## What you will do:
Pull each line containing "distinct" out of the data and copy it.

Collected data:

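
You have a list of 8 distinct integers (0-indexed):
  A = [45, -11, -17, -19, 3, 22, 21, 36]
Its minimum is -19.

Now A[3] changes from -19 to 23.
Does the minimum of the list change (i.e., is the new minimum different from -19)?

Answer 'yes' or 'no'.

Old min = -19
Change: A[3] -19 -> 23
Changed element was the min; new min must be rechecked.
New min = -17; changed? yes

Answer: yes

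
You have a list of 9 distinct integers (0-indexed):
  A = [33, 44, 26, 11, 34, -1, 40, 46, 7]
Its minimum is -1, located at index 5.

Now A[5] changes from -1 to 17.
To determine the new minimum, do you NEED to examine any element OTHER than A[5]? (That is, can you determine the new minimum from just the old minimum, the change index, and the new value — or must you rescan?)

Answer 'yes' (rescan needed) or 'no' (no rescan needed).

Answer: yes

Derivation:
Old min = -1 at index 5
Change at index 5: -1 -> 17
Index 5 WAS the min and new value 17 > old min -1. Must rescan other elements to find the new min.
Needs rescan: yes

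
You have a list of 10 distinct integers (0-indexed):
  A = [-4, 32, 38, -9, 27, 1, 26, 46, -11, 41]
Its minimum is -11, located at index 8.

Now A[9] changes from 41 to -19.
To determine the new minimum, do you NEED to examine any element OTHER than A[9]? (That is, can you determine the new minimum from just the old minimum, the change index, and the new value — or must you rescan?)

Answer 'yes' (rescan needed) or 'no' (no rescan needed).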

## Expected answer:
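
You have a list of 8 distinct integers (0-indexed):
You have a list of 9 distinct integers (0-indexed):
You have a list of 10 distinct integers (0-indexed):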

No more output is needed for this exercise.